BEGIN

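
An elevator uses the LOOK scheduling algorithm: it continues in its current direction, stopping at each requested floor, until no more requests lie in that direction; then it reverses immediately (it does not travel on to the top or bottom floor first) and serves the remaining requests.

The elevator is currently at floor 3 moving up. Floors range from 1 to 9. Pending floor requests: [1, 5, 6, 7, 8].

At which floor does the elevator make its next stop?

Current floor: 3, direction: up
Requests above: [5, 6, 7, 8]
Requests below: [1]
Moving up and requests lie above → nearest above is min([5, 6, 7, 8]) = 5

Answer: 5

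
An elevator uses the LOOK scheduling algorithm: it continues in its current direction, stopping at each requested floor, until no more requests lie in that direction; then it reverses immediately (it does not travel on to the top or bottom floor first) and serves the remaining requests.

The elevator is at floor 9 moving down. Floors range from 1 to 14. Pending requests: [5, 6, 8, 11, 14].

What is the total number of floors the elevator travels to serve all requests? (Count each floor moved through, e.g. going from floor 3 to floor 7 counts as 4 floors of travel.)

Start at floor 9 moving down, LOOK stop order: [8, 6, 5, 11, 14]
  9 → 8: |8-9| = 1, total = 1
  8 → 6: |6-8| = 2, total = 3
  6 → 5: |5-6| = 1, total = 4
  5 → 11: |11-5| = 6, total = 10
  11 → 14: |14-11| = 3, total = 13

Answer: 13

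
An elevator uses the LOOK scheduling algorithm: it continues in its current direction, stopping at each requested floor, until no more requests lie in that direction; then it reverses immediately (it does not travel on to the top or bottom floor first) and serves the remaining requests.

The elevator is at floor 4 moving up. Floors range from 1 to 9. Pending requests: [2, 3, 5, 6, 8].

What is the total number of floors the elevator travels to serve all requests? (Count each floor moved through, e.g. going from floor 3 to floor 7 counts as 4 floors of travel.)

Start at floor 4 moving up, LOOK stop order: [5, 6, 8, 3, 2]
  4 → 5: |5-4| = 1, total = 1
  5 → 6: |6-5| = 1, total = 2
  6 → 8: |8-6| = 2, total = 4
  8 → 3: |3-8| = 5, total = 9
  3 → 2: |2-3| = 1, total = 10

Answer: 10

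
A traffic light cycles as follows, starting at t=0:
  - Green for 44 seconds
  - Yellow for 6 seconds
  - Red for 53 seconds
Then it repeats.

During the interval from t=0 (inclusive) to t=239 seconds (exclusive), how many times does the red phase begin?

Cycle = 44+6+53 = 103s
red phase starts at t = k*103 + 50 for k=0,1,2,...
Need k*103+50 < 239 → k < 1.835
k ∈ {0, ..., 1} → 2 starts

Answer: 2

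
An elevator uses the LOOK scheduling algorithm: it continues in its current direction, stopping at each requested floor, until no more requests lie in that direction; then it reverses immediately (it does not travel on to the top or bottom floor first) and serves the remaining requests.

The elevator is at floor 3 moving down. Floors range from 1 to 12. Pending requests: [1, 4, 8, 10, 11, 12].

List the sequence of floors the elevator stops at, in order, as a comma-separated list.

Current: 3, moving DOWN
Serve below first (descending): [1]
Then reverse, serve above (ascending): [4, 8, 10, 11, 12]

Answer: 1, 4, 8, 10, 11, 12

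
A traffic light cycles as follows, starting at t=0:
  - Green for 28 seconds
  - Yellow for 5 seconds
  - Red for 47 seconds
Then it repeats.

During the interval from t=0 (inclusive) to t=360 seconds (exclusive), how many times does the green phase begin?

Cycle = 28+5+47 = 80s
green phase starts at t = k*80 + 0 for k=0,1,2,...
Need k*80+0 < 360 → k < 4.500
k ∈ {0, ..., 4} → 5 starts

Answer: 5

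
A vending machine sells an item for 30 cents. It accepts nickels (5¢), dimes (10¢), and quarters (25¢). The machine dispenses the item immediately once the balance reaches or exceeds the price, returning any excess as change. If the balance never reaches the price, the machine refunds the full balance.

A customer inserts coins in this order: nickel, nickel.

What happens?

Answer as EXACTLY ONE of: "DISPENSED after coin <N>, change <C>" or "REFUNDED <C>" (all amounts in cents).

Answer: REFUNDED 10

Derivation:
Price: 30¢
Coin 1 (nickel, 5¢): balance = 5¢
Coin 2 (nickel, 5¢): balance = 10¢
All coins inserted, balance 10¢ < price 30¢ → REFUND 10¢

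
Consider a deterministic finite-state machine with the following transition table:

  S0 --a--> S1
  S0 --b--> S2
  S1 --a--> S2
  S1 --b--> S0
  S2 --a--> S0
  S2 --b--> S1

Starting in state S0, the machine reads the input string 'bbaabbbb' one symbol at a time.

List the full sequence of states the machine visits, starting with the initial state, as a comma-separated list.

Answer: S0, S2, S1, S2, S0, S2, S1, S0, S2

Derivation:
Start: S0
  read 'b': S0 --b--> S2
  read 'b': S2 --b--> S1
  read 'a': S1 --a--> S2
  read 'a': S2 --a--> S0
  read 'b': S0 --b--> S2
  read 'b': S2 --b--> S1
  read 'b': S1 --b--> S0
  read 'b': S0 --b--> S2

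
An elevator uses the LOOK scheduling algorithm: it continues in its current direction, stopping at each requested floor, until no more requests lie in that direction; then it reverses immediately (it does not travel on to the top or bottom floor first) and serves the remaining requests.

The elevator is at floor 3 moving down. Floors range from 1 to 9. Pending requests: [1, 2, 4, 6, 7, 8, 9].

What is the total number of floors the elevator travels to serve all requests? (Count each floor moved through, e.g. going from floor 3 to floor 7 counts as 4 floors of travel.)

Start at floor 3 moving down, LOOK stop order: [2, 1, 4, 6, 7, 8, 9]
  3 → 2: |2-3| = 1, total = 1
  2 → 1: |1-2| = 1, total = 2
  1 → 4: |4-1| = 3, total = 5
  4 → 6: |6-4| = 2, total = 7
  6 → 7: |7-6| = 1, total = 8
  7 → 8: |8-7| = 1, total = 9
  8 → 9: |9-8| = 1, total = 10

Answer: 10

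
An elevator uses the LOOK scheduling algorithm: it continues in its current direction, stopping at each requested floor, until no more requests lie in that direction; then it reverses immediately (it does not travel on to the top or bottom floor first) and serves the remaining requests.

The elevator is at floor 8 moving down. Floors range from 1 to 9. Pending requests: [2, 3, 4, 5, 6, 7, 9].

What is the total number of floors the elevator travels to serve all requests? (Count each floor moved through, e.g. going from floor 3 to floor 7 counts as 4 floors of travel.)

Start at floor 8 moving down, LOOK stop order: [7, 6, 5, 4, 3, 2, 9]
  8 → 7: |7-8| = 1, total = 1
  7 → 6: |6-7| = 1, total = 2
  6 → 5: |5-6| = 1, total = 3
  5 → 4: |4-5| = 1, total = 4
  4 → 3: |3-4| = 1, total = 5
  3 → 2: |2-3| = 1, total = 6
  2 → 9: |9-2| = 7, total = 13

Answer: 13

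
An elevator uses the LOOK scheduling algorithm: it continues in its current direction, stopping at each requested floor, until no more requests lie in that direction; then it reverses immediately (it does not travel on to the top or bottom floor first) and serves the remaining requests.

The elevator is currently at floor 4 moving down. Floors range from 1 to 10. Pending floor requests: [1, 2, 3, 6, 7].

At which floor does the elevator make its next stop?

Current floor: 4, direction: down
Requests above: [6, 7]
Requests below: [1, 2, 3]
Moving down and requests lie below → nearest below is max([1, 2, 3]) = 3

Answer: 3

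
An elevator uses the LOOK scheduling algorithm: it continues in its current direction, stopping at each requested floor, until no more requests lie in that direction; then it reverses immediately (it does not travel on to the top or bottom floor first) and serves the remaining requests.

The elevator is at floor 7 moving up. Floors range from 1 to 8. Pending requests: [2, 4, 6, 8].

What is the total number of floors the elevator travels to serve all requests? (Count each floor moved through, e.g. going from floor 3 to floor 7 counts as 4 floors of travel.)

Start at floor 7 moving up, LOOK stop order: [8, 6, 4, 2]
  7 → 8: |8-7| = 1, total = 1
  8 → 6: |6-8| = 2, total = 3
  6 → 4: |4-6| = 2, total = 5
  4 → 2: |2-4| = 2, total = 7

Answer: 7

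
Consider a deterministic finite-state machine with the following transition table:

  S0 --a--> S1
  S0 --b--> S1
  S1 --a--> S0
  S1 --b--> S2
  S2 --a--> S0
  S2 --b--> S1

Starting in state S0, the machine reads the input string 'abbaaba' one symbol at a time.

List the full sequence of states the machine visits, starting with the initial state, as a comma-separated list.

Start: S0
  read 'a': S0 --a--> S1
  read 'b': S1 --b--> S2
  read 'b': S2 --b--> S1
  read 'a': S1 --a--> S0
  read 'a': S0 --a--> S1
  read 'b': S1 --b--> S2
  read 'a': S2 --a--> S0

Answer: S0, S1, S2, S1, S0, S1, S2, S0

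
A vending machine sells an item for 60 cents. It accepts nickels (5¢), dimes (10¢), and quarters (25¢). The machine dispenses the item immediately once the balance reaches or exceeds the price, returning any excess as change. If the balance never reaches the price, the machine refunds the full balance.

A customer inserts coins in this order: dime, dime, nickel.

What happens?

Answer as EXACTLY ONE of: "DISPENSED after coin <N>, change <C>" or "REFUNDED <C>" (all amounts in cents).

Price: 60¢
Coin 1 (dime, 10¢): balance = 10¢
Coin 2 (dime, 10¢): balance = 20¢
Coin 3 (nickel, 5¢): balance = 25¢
All coins inserted, balance 25¢ < price 60¢ → REFUND 25¢

Answer: REFUNDED 25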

END

Required work
Please find all lines of the entries that hold the string "item" and copy them.

Response to this task
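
A vending machine sells an item for 30 cents. It accepts nickels (5¢), dimes (10¢), and quarters (25¢). The machine dispenses the item immediately once the balance reaches or exceeds the price, returning any excess as change. If the balance never reaches the price, the machine refunds the full balance.
A vending machine sells an item for 60 cents. It accepts nickels (5¢), dimes (10¢), and quarters (25¢). The machine dispenses the item immediately once the balance reaches or exceeds the price, returning any excess as change. If the balance never reaches the price, the machine refunds the full balance.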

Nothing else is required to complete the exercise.